EXERCISE MATERIALS:
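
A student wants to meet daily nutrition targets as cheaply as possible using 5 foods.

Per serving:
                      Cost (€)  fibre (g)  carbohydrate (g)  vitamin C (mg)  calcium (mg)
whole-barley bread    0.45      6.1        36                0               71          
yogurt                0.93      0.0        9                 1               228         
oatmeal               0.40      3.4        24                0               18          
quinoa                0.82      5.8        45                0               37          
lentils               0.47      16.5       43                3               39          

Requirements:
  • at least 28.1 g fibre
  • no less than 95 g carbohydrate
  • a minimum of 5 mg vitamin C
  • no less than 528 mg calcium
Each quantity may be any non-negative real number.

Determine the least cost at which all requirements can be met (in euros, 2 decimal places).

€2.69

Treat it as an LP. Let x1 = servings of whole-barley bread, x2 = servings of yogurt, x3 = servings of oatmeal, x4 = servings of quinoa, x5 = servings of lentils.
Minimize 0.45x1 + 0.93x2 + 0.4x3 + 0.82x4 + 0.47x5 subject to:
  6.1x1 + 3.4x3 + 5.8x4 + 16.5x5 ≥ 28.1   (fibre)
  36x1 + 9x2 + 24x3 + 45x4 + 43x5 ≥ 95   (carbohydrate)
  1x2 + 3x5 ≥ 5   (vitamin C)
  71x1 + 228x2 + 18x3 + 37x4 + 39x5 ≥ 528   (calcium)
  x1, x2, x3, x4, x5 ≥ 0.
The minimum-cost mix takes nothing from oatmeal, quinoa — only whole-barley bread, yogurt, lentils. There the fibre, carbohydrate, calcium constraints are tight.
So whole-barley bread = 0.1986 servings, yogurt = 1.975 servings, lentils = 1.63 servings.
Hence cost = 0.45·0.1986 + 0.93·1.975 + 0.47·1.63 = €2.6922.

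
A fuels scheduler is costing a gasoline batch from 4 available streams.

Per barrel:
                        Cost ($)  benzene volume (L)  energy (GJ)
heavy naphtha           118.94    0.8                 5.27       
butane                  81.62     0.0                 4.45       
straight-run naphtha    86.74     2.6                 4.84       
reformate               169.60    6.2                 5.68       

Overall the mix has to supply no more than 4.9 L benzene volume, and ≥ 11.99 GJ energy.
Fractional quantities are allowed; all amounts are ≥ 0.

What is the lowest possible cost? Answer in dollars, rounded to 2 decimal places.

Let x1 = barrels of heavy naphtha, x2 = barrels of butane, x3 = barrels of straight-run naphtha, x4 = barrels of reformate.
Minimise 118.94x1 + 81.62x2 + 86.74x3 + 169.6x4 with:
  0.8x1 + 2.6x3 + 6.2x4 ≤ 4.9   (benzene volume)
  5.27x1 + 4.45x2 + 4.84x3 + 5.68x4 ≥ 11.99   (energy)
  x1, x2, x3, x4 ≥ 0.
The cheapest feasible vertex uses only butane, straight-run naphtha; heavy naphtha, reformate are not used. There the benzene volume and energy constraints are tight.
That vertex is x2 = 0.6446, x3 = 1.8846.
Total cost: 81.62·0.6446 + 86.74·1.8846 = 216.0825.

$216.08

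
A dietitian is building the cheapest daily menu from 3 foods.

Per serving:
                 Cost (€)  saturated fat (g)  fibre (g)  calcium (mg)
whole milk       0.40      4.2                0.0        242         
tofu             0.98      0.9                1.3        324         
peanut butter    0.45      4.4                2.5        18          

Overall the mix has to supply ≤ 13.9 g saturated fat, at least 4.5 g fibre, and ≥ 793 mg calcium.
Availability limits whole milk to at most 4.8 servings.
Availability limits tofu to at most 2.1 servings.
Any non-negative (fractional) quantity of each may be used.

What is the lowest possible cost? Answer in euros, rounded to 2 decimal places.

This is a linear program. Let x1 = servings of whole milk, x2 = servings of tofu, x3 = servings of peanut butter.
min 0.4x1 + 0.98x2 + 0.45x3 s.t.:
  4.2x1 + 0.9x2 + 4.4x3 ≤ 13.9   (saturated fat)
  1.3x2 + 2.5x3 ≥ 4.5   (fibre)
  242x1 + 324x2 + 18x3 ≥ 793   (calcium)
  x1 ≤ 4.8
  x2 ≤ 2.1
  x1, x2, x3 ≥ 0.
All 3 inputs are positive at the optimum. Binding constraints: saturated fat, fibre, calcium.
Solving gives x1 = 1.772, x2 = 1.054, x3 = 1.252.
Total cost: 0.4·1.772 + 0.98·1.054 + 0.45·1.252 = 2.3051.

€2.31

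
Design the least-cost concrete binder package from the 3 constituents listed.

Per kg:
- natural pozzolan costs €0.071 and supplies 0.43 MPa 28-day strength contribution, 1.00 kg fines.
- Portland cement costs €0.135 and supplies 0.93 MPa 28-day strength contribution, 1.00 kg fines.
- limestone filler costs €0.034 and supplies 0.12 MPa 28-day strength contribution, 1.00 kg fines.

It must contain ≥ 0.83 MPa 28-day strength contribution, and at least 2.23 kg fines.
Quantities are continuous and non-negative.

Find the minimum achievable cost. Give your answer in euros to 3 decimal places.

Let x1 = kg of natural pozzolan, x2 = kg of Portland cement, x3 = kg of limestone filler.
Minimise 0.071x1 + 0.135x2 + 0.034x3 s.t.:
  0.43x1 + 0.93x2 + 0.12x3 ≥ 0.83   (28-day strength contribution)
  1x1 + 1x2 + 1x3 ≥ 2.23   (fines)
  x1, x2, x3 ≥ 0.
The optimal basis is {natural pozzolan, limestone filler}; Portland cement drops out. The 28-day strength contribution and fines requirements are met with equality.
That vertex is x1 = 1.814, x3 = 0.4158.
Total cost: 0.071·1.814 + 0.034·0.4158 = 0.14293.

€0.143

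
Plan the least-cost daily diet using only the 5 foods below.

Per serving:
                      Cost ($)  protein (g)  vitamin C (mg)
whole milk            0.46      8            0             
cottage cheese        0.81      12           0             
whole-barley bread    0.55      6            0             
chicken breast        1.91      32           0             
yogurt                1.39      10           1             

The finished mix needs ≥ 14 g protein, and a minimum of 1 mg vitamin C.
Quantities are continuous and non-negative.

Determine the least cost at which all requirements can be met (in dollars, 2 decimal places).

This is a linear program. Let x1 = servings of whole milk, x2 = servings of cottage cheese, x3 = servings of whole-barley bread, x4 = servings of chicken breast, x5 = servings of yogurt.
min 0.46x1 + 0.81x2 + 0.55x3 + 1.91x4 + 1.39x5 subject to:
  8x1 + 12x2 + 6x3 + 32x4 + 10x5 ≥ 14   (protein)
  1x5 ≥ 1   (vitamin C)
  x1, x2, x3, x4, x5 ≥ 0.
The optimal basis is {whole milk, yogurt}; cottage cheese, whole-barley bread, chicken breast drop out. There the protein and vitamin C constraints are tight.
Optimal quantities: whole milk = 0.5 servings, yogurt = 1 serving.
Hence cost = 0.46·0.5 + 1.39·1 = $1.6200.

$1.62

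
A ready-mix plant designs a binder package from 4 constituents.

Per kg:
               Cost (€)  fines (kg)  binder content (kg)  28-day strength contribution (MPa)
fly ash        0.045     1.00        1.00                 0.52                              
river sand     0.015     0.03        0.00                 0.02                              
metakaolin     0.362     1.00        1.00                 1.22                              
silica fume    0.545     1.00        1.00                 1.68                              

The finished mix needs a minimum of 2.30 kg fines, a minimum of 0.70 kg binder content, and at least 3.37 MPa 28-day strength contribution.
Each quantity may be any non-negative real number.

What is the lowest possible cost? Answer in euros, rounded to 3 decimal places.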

GOAL OF THE EXERCISE:
Set down all of the entries exactly, please.

ANSWER TO THIS TASK:
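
A student wants to meet daily nutrition targets as cheaply as possible using 5 foods.

Per serving:
                      Cost (€)  fibre (g)  carbohydrate (g)  vitamin C (mg)  calcium (mg)
whole-barley bread    0.45      6.1        36                0               71          
yogurt                0.93      0.0        9                 1               228         
oatmeal               0.40      3.4        24                0               18          
quinoa                0.82      5.8        45                0               37          
lentils               0.47      16.5       43                3               39          

Requirements:
  • at least 28.1 g fibre
  • no less than 95 g carbohydrate
  • a minimum of 5 mg vitamin C
  • no less than 528 mg calcium
Each quantity may be any non-negative real number.

Determine the least cost at which all requirements can be met (in euros, 2 decimal places).

€2.69

Treat it as an LP. Let x1 = servings of whole-barley bread, x2 = servings of yogurt, x3 = servings of oatmeal, x4 = servings of quinoa, x5 = servings of lentils.
Minimize 0.45x1 + 0.93x2 + 0.4x3 + 0.82x4 + 0.47x5 subject to:
  6.1x1 + 3.4x3 + 5.8x4 + 16.5x5 ≥ 28.1   (fibre)
  36x1 + 9x2 + 24x3 + 45x4 + 43x5 ≥ 95   (carbohydrate)
  1x2 + 3x5 ≥ 5   (vitamin C)
  71x1 + 228x2 + 18x3 + 37x4 + 39x5 ≥ 528   (calcium)
  x1, x2, x3, x4, x5 ≥ 0.
The minimum-cost mix takes nothing from oatmeal, quinoa — only whole-barley bread, yogurt, lentils. There the fibre, carbohydrate, calcium constraints are tight.
So whole-barley bread = 0.1986 servings, yogurt = 1.975 servings, lentils = 1.63 servings.
Hence cost = 0.45·0.1986 + 0.93·1.975 + 0.47·1.63 = €2.6922.

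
A fuels scheduler is costing a gasoline batch from 4 available streams.

Per barrel:
                        Cost ($)  benzene volume (L)  energy (GJ)
heavy naphtha           118.94    0.8                 5.27       
butane                  81.62     0.0                 4.45       
straight-run naphtha    86.74     2.6                 4.84       
reformate               169.60    6.2                 5.68       

Overall the mix has to supply no more than 4.9 L benzene volume, and ≥ 11.99 GJ energy.
Fractional quantities are allowed; all amounts are ≥ 0.

What is the lowest possible cost? Answer in dollars, rounded to 2 decimal places.

Let x1 = barrels of heavy naphtha, x2 = barrels of butane, x3 = barrels of straight-run naphtha, x4 = barrels of reformate.
Minimise 118.94x1 + 81.62x2 + 86.74x3 + 169.6x4 with:
  0.8x1 + 2.6x3 + 6.2x4 ≤ 4.9   (benzene volume)
  5.27x1 + 4.45x2 + 4.84x3 + 5.68x4 ≥ 11.99   (energy)
  x1, x2, x3, x4 ≥ 0.
The cheapest feasible vertex uses only butane, straight-run naphtha; heavy naphtha, reformate are not used. There the benzene volume and energy constraints are tight.
That vertex is x2 = 0.6446, x3 = 1.8846.
Total cost: 81.62·0.6446 + 86.74·1.8846 = 216.0825.

$216.08

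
A dietitian is building the cheapest daily menu from 3 foods.

Per serving:
                 Cost (€)  saturated fat (g)  fibre (g)  calcium (mg)
whole milk       0.40      4.2                0.0        242         
tofu             0.98      0.9                1.3        324         
peanut butter    0.45      4.4                2.5        18          

Overall the mix has to supply ≤ 13.9 g saturated fat, at least 4.5 g fibre, and ≥ 793 mg calcium.
Availability limits whole milk to at most 4.8 servings.
Availability limits tofu to at most 2.1 servings.
Any non-negative (fractional) quantity of each may be used.

What is the lowest possible cost? Answer in euros, rounded to 2 decimal places.

This is a linear program. Let x1 = servings of whole milk, x2 = servings of tofu, x3 = servings of peanut butter.
min 0.4x1 + 0.98x2 + 0.45x3 s.t.:
  4.2x1 + 0.9x2 + 4.4x3 ≤ 13.9   (saturated fat)
  1.3x2 + 2.5x3 ≥ 4.5   (fibre)
  242x1 + 324x2 + 18x3 ≥ 793   (calcium)
  x1 ≤ 4.8
  x2 ≤ 2.1
  x1, x2, x3 ≥ 0.
All 3 inputs are positive at the optimum. Binding constraints: saturated fat, fibre, calcium.
Solving gives x1 = 1.772, x2 = 1.054, x3 = 1.252.
Total cost: 0.4·1.772 + 0.98·1.054 + 0.45·1.252 = 2.3051.

€2.31

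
Design the least-cost concrete binder package from the 3 constituents listed.

Per kg:
- natural pozzolan costs €0.071 and supplies 0.43 MPa 28-day strength contribution, 1.00 kg fines.
- Portland cement costs €0.135 and supplies 0.93 MPa 28-day strength contribution, 1.00 kg fines.
- limestone filler costs €0.034 and supplies 0.12 MPa 28-day strength contribution, 1.00 kg fines.

It must contain ≥ 0.83 MPa 28-day strength contribution, and at least 2.23 kg fines.
Quantities are continuous and non-negative.

Find the minimum achievable cost. Give your answer in euros to 3 decimal places.

Let x1 = kg of natural pozzolan, x2 = kg of Portland cement, x3 = kg of limestone filler.
Minimise 0.071x1 + 0.135x2 + 0.034x3 s.t.:
  0.43x1 + 0.93x2 + 0.12x3 ≥ 0.83   (28-day strength contribution)
  1x1 + 1x2 + 1x3 ≥ 2.23   (fines)
  x1, x2, x3 ≥ 0.
The optimal basis is {natural pozzolan, limestone filler}; Portland cement drops out. The 28-day strength contribution and fines requirements are met with equality.
That vertex is x1 = 1.814, x3 = 0.4158.
Total cost: 0.071·1.814 + 0.034·0.4158 = 0.14293.

€0.143

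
Plan the least-cost daily diet using only the 5 foods below.

Per serving:
                      Cost ($)  protein (g)  vitamin C (mg)
whole milk            0.46      8            0             
cottage cheese        0.81      12           0             
whole-barley bread    0.55      6            0             
chicken breast        1.91      32           0             
yogurt                1.39      10           1             

The finished mix needs ≥ 14 g protein, and a minimum of 1 mg vitamin C.
Quantities are continuous and non-negative.

Determine the least cost at which all requirements can be met (in dollars, 2 decimal places).

This is a linear program. Let x1 = servings of whole milk, x2 = servings of cottage cheese, x3 = servings of whole-barley bread, x4 = servings of chicken breast, x5 = servings of yogurt.
min 0.46x1 + 0.81x2 + 0.55x3 + 1.91x4 + 1.39x5 subject to:
  8x1 + 12x2 + 6x3 + 32x4 + 10x5 ≥ 14   (protein)
  1x5 ≥ 1   (vitamin C)
  x1, x2, x3, x4, x5 ≥ 0.
The optimal basis is {whole milk, yogurt}; cottage cheese, whole-barley bread, chicken breast drop out. There the protein and vitamin C constraints are tight.
Optimal quantities: whole milk = 0.5 servings, yogurt = 1 serving.
Hence cost = 0.46·0.5 + 1.39·1 = $1.6200.

$1.62

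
A ready-mix plant designs a binder package from 4 constituents.

Per kg:
               Cost (€)  fines (kg)  binder content (kg)  28-day strength contribution (MPa)
fly ash        0.045     1.00        1.00                 0.52                              
river sand     0.015     0.03        0.00                 0.02                              
metakaolin     0.362     1.00        1.00                 1.22                              
silica fume    0.545     1.00        1.00                 1.68                              

The finished mix needs a minimum of 2.30 kg fines, a minimum of 0.70 kg binder content, and at least 3.37 MPa 28-day strength contribution.
Each quantity may be any non-negative real number.

What is the lowest possible cost? Answer in euros, rounded to 3 decimal places.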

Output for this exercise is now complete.